◆ WHAT THE EXERCISE ASKS
Would you return the lines from the one that contains "- Elena: Oct 22 02:30–Oct 22 10:30" to the last line of the entries below, exactly and with nothing added?

◆ SOURCE DATA
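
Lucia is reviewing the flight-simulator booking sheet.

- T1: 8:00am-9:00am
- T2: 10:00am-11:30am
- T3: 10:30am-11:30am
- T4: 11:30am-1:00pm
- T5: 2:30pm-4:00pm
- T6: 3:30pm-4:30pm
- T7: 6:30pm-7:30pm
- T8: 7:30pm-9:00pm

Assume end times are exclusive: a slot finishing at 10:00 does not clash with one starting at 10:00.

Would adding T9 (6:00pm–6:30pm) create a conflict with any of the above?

No — it doesn't clash with anything

T1: ends 9:00am at or before T9 starts 6:00pm → clear.
T2: ends 11:30am at or before T9 starts 6:00pm → clear.
T3: ends 11:30am at or before T9 starts 6:00pm → clear.
T4: ends 1:00pm at or before T9 starts 6:00pm → clear.
T5: ends 4:00pm at or before T9 starts 6:00pm → clear.
T6: ends 4:30pm at or before T9 starts 6:00pm → clear.
T7: starts 6:30pm at or after T9 ends 6:30pm → clear.
T8: starts 7:30pm at or after T9 ends 6:30pm → clear.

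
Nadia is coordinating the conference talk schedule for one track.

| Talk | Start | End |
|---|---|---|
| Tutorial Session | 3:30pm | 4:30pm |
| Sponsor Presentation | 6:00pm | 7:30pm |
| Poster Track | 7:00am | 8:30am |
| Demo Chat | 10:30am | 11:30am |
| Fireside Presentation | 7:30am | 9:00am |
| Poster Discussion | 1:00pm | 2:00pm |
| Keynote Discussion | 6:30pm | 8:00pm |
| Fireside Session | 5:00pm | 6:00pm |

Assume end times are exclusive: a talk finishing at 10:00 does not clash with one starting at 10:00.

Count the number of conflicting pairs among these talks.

Sorted by start: Poster Track, Fireside Presentation, Demo Chat, Poster Discussion, Tutorial Session, Fireside Session, Sponsor Presentation, Keynote Discussion.
Fireside Presentation starts before Poster Track ends → Poster Track and Fireside Presentation overlap.
Demo Chat starts after Poster Track ends; Poster Track is clear from here.
Demo Chat starts after Fireside Presentation ends; Fireside Presentation is clear from here.
Poster Discussion starts after Demo Chat ends; Demo Chat is clear from here.
Tutorial Session starts after Poster Discussion ends; Poster Discussion is clear from here.
Fireside Session starts after Tutorial Session ends; Tutorial Session is clear from here.
Sponsor Presentation starts exactly when Fireside Session ends (back-to-back, no overlap); Fireside Session is clear from here.
Keynote Discussion starts before Sponsor Presentation ends → Sponsor Presentation and Keynote Discussion overlap.
Overlapping pairs: Fireside Presentation & Poster Track, Keynote Discussion & Sponsor Presentation — 2 in total.

2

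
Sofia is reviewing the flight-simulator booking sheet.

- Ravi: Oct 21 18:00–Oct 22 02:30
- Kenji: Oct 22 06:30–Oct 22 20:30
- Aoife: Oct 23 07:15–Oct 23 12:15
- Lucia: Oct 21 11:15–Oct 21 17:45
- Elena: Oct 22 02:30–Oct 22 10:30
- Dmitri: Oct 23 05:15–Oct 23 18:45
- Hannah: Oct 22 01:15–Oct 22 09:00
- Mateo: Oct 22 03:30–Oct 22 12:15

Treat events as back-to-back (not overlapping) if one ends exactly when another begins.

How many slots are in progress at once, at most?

4

Sweep the timeline, counting +1 at each start and −1 at each end (ends before starts at a tie):
Oct 21 11:15 start Lucia → 1
Oct 21 17:45 end Lucia → 0
Oct 21 18:00 start Ravi → 1
Oct 22 01:15 start Hannah → 2
Oct 22 02:30 end Ravi → 1
Oct 22 02:30 start Elena → 2
Oct 22 03:30 start Mateo → 3
Oct 22 06:30 start Kenji → 4
Oct 22 09:00 end Hannah → 3
Oct 22 10:30 end Elena → 2
Oct 22 12:15 end Mateo → 1
Oct 22 20:30 end Kenji → 0
Oct 23 05:15 start Dmitri → 1
Oct 23 07:15 start Aoife → 2
Oct 23 12:15 end Aoife → 1
Oct 23 18:45 end Dmitri → 0
Peak is 4, at Oct 22 06:30 (Elena, Hannah, Kenji, Mateo).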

◆ PROBLEM SOLUTION
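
- Elena: Oct 22 02:30–Oct 22 10:30
- Dmitri: Oct 23 05:15–Oct 23 18:45
- Hannah: Oct 22 01:15–Oct 22 09:00
- Mateo: Oct 22 03:30–Oct 22 12:15

Treat events as back-to-back (not overlapping) if one ends exactly when another begins.

How many slots are in progress at once, at most?

4

Sweep the timeline, counting +1 at each start and −1 at each end (ends before starts at a tie):
Oct 21 11:15 start Lucia → 1
Oct 21 17:45 end Lucia → 0
Oct 21 18:00 start Ravi → 1
Oct 22 01:15 start Hannah → 2
Oct 22 02:30 end Ravi → 1
Oct 22 02:30 start Elena → 2
Oct 22 03:30 start Mateo → 3
Oct 22 06:30 start Kenji → 4
Oct 22 09:00 end Hannah → 3
Oct 22 10:30 end Elena → 2
Oct 22 12:15 end Mateo → 1
Oct 22 20:30 end Kenji → 0
Oct 23 05:15 start Dmitri → 1
Oct 23 07:15 start Aoife → 2
Oct 23 12:15 end Aoife → 1
Oct 23 18:45 end Dmitri → 0
Peak is 4, at Oct 22 06:30 (Elena, Hannah, Kenji, Mateo).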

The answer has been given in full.